## EXERCISE DETAILS:
Lines from the beginning of the data below through the one containing "Answer: -3575264" are to be printed exactly as they appear.

───── SUPPLIED RECORDS

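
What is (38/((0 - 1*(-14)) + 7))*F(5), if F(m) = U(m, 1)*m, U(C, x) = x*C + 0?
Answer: 950/21 ≈ 45.238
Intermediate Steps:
U(C, x) = C*x (U(C, x) = C*x + 0 = C*x)
F(m) = m**2 (F(m) = (m*1)*m = m*m = m**2)
(38/((0 - 1*(-14)) + 7))*F(5) = (38/((0 - 1*(-14)) + 7))*5**2 = (38/((0 + 14) + 7))*25 = (38/(14 + 7))*25 = (38/21)*25 = 950/21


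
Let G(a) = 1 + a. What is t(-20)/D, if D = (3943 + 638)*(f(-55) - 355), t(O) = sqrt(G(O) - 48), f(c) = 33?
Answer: -I*sqrt(67)/1475082 ≈ -5.5491e-6*I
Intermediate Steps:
t(O) = sqrt(-47 + O) (t(O) = sqrt((1 + O) - 48) = sqrt(-47 + O))
D = -1475082 (D = (3943 + 638)*(33 - 355) = 4581*(-322) = -1475082)
t(-20)/D = sqrt(-47 - 20)/(-1475082) = sqrt(-67)*(-1/1475082) = (I*sqrt(67))*(-1/1475082) = -I*sqrt(67)/1475082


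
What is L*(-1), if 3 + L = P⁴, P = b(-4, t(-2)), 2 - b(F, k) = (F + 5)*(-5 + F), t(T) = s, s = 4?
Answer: -14638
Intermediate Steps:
t(T) = 4
b(F, k) = 2 - (-5 + F)*(5 + F) (b(F, k) = 2 - (F + 5)*(-5 + F) = 2 - (5 + F)*(-5 + F) = 2 - (-5 + F)*(5 + F))
P = 11 (P = 27 - 1*(-4)² = 27 - 1*16 = 27 - 16 = 11)
L = 14638 (L = -3 + 11⁴ = -3 + 14641 = 14638)
L*(-1) = 14638*(-1) = -14638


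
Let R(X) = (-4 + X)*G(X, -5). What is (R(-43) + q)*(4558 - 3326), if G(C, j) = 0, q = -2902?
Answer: -3575264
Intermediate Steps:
R(X) = 0 (R(X) = (-4 + X)*0 = 0)
(R(-43) + q)*(4558 - 3326) = (0 - 2902)*(4558 - 3326) = -2902*1232 = -3575264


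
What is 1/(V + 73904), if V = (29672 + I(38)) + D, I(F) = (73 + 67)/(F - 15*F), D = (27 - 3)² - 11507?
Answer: 19/1760250 ≈ 1.0794e-5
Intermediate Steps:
D = -10931 (D = 24² - 11507 = 576 - 11507 = -10931)
I(F) = -10/F (I(F) = 140/((-14*F)) = 140*(-1/(14*F)) = -10/F)
V = 356074/19 (V = (29672 - 10/38) - 10931 = (29672 - 10*1/38) - 10931 = (29672 - 5/19) - 10931 = 563763/19 - 10931 = 356074/19 ≈ 18741.)
1/(V + 73904) = 1/(356074/19 + 73904) = 1/(1760250/19) = 19/1760250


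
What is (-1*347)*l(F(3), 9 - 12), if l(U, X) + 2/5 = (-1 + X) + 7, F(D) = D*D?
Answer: -4511/5 ≈ -902.20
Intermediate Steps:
F(D) = D²
l(U, X) = 28/5 + X (l(U, X) = -⅖ + ((-1 + X) + 7) = -⅖ + (6 + X) = 28/5 + X)
(-1*347)*l(F(3), 9 - 12) = (-1*347)*(28/5 + (9 - 12)) = -347*(28/5 - 3) = -347*13/5 = -4511/5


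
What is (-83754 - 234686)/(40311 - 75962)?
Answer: 318440/35651 ≈ 8.9321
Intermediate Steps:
(-83754 - 234686)/(40311 - 75962) = -318440/(-35651) = -318440*(-1/35651) = 318440/35651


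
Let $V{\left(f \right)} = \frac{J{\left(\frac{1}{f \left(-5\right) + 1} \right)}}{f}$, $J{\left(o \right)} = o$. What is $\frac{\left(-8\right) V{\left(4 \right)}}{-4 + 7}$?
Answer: $\frac{2}{57} \approx 0.035088$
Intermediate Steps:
$V{\left(f \right)} = \frac{1}{f \left(1 - 5 f\right)}$ ($V{\left(f \right)} = \frac{1}{\left(f \left(-5\right) + 1\right) f} = \frac{1}{\left(- 5 f + 1\right) f} = \frac{1}{\left(1 - 5 f\right) f} = \frac{1}{f \left(1 - 5 f\right)}$)
$\frac{\left(-8\right) V{\left(4 \right)}}{-4 + 7} = \frac{\left(-8\right) \left(- \frac{1}{4 \left(-1 + 5 \cdot 4\right)}\right)}{-4 + 7} = \frac{\left(-8\right) \left(\left(-1\right) \frac{1}{4} \frac{1}{-1 + 20}\right)}{3} = - 8 \left(\left(-1\right) \frac{1}{4} \cdot \frac{1}{19}\right) \frac{1}{3} = \left(-8\right) \left(- \frac{1}{76}\right) \frac{1}{3} = \frac{2}{19} \cdot \frac{1}{3} = \frac{2}{57}$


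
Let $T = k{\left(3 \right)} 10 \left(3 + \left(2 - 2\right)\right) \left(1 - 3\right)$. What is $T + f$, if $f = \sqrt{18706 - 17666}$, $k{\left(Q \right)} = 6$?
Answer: $-360 + 4 \sqrt{65} \approx -327.75$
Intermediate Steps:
$f = 4 \sqrt{65}$ ($f = \sqrt{1040} = 4 \sqrt{65} \approx 32.249$)
$T = -360$ ($T = 6 \cdot 10 \left(3 + \left(2 - 2\right)\right) \left(1 - 3\right) = 60 \left(3 + 0\right) \left(1 - 3\right) = 60 \cdot 3 \left(-2\right) = 60 \left(-6\right) = -360$)
$T + f = -360 + 4 \sqrt{65}$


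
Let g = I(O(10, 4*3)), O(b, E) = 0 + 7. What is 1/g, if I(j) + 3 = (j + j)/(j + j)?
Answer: -1/2 ≈ -0.50000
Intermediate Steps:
O(b, E) = 7
I(j) = -2 (I(j) = -3 + (j + j)/(j + j) = -3 + (2*j)/((2*j)) = -3 + (2*j)*(1/(2*j)) = -3 + 1 = -2)
g = -2
1/g = 1/(-2) = -1/2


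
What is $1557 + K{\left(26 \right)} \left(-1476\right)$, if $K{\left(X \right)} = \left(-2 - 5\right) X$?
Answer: $270189$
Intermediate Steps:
$K{\left(X \right)} = - 7 X$
$1557 + K{\left(26 \right)} \left(-1476\right) = 1557 + \left(-7\right) 26 \left(-1476\right) = 1557 - -268632 = 1557 + 268632 = 270189$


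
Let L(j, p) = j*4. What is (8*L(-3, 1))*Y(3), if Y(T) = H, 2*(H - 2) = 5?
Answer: -432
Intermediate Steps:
H = 9/2 (H = 2 + (½)*5 = 2 + 5/2 = 9/2 ≈ 4.5000)
Y(T) = 9/2
L(j, p) = 4*j
(8*L(-3, 1))*Y(3) = (8*(4*(-3)))*(9/2) = (8*(-12))*(9/2) = -96*9/2 = -432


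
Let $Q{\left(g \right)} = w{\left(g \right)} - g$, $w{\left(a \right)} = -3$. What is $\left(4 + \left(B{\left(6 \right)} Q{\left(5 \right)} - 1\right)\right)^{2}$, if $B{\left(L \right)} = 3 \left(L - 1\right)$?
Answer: $13689$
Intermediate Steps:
$Q{\left(g \right)} = -3 - g$
$B{\left(L \right)} = -3 + 3 L$ ($B{\left(L \right)} = 3 \left(-1 + L\right) = -3 + 3 L$)
$\left(4 + \left(B{\left(6 \right)} Q{\left(5 \right)} - 1\right)\right)^{2} = \left(4 + \left(\left(-3 + 3 \cdot 6\right) \left(-3 - 5\right) - 1\right)\right)^{2} = \left(4 + \left(\left(-3 + 18\right) \left(-3 - 5\right) - 1\right)\right)^{2} = \left(4 + \left(15 \left(-8\right) - 1\right)\right)^{2} = \left(4 - 121\right)^{2} = \left(-117\right)^{2} = 13689$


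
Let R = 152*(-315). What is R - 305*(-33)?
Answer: -37815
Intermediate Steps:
R = -47880
R - 305*(-33) = -47880 - 305*(-33) = -47880 - 1*(-10065) = -47880 + 10065 = -37815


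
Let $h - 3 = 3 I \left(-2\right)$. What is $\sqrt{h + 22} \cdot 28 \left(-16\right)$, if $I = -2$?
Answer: $- 448 \sqrt{37} \approx -2725.1$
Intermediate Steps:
$h = 15$ ($h = 3 + 3 \left(-2\right) \left(-2\right) = 3 - -12 = 3 + 12 = 15$)
$\sqrt{h + 22} \cdot 28 \left(-16\right) = \sqrt{15 + 22} \cdot 28 \left(-16\right) = \sqrt{37} \cdot 28 \left(-16\right) = 28 \sqrt{37} \left(-16\right) = - 448 \sqrt{37}$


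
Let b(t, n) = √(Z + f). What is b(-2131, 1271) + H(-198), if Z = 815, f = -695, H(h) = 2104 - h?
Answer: 2302 + 2*√30 ≈ 2313.0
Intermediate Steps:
b(t, n) = 2*√30 (b(t, n) = √(815 - 695) = √120 = 2*√30)
b(-2131, 1271) + H(-198) = 2*√30 + (2104 - 1*(-198)) = 2*√30 + (2104 + 198) = 2*√30 + 2302 = 2302 + 2*√30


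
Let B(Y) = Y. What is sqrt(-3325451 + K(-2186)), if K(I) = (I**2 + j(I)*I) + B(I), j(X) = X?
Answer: sqrt(6229555) ≈ 2495.9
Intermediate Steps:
K(I) = I + 2*I**2 (K(I) = (I**2 + I*I) + I = (I**2 + I**2) + I = 2*I**2 + I = I + 2*I**2)
sqrt(-3325451 + K(-2186)) = sqrt(-3325451 - 2186*(1 + 2*(-2186))) = sqrt(-3325451 - 2186*(1 - 4372)) = sqrt(-3325451 - 2186*(-4371)) = sqrt(-3325451 + 9555006) = sqrt(6229555)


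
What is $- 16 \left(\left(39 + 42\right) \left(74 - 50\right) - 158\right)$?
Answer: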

──────────

## RESPONSE:
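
What is (38/((0 - 1*(-14)) + 7))*F(5), if F(m) = U(m, 1)*m, U(C, x) = x*C + 0?
Answer: 950/21 ≈ 45.238
Intermediate Steps:
U(C, x) = C*x (U(C, x) = C*x + 0 = C*x)
F(m) = m**2 (F(m) = (m*1)*m = m*m = m**2)
(38/((0 - 1*(-14)) + 7))*F(5) = (38/((0 - 1*(-14)) + 7))*5**2 = (38/((0 + 14) + 7))*25 = (38/(14 + 7))*25 = (38/21)*25 = 950/21


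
Let G(a) = 1 + a. What is t(-20)/D, if D = (3943 + 638)*(f(-55) - 355), t(O) = sqrt(G(O) - 48), f(c) = 33?
Answer: -I*sqrt(67)/1475082 ≈ -5.5491e-6*I
Intermediate Steps:
t(O) = sqrt(-47 + O) (t(O) = sqrt((1 + O) - 48) = sqrt(-47 + O))
D = -1475082 (D = (3943 + 638)*(33 - 355) = 4581*(-322) = -1475082)
t(-20)/D = sqrt(-47 - 20)/(-1475082) = sqrt(-67)*(-1/1475082) = (I*sqrt(67))*(-1/1475082) = -I*sqrt(67)/1475082


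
What is L*(-1), if 3 + L = P⁴, P = b(-4, t(-2)), 2 - b(F, k) = (F + 5)*(-5 + F), t(T) = s, s = 4?
Answer: -14638
Intermediate Steps:
t(T) = 4
b(F, k) = 2 - (-5 + F)*(5 + F) (b(F, k) = 2 - (F + 5)*(-5 + F) = 2 - (5 + F)*(-5 + F) = 2 - (-5 + F)*(5 + F))
P = 11 (P = 27 - 1*(-4)² = 27 - 1*16 = 27 - 16 = 11)
L = 14638 (L = -3 + 11⁴ = -3 + 14641 = 14638)
L*(-1) = 14638*(-1) = -14638


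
Let R(X) = (-4 + X)*G(X, -5). What is (R(-43) + q)*(4558 - 3326), if G(C, j) = 0, q = -2902?
Answer: -3575264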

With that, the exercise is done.